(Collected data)
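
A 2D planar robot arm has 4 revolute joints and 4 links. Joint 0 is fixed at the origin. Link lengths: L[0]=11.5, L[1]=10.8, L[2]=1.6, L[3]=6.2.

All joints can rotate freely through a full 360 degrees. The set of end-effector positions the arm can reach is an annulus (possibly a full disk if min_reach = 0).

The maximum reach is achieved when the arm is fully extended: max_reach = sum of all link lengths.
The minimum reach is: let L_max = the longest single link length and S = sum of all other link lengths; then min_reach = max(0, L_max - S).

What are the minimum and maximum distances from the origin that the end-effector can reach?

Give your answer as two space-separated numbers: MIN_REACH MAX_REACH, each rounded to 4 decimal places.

Link lengths: [11.5, 10.8, 1.6, 6.2]
max_reach = 11.5 + 10.8 + 1.6 + 6.2 = 30.1
L_max = max([11.5, 10.8, 1.6, 6.2]) = 11.5
S (sum of others) = 30.1 - 11.5 = 18.6
min_reach = max(0, 11.5 - 18.6) = max(0, -7.1) = 0

Answer: 0.0000 30.1000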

## Task instructions
The lines from the one with "The maximum reach" through the end of the data above are to be set down exactly, with both boundary lines included and no other lines.

## Exercise result
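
The maximum reach is achieved when the arm is fully extended: max_reach = sum of all link lengths.
The minimum reach is: let L_max = the longest single link length and S = sum of all other link lengths; then min_reach = max(0, L_max - S).

What are the minimum and maximum distances from the origin that the end-effector can reach?

Give your answer as two space-separated numbers: MIN_REACH MAX_REACH, each rounded to 4 decimal places.

Link lengths: [11.5, 10.8, 1.6, 6.2]
max_reach = 11.5 + 10.8 + 1.6 + 6.2 = 30.1
L_max = max([11.5, 10.8, 1.6, 6.2]) = 11.5
S (sum of others) = 30.1 - 11.5 = 18.6
min_reach = max(0, 11.5 - 18.6) = max(0, -7.1) = 0

Answer: 0.0000 30.1000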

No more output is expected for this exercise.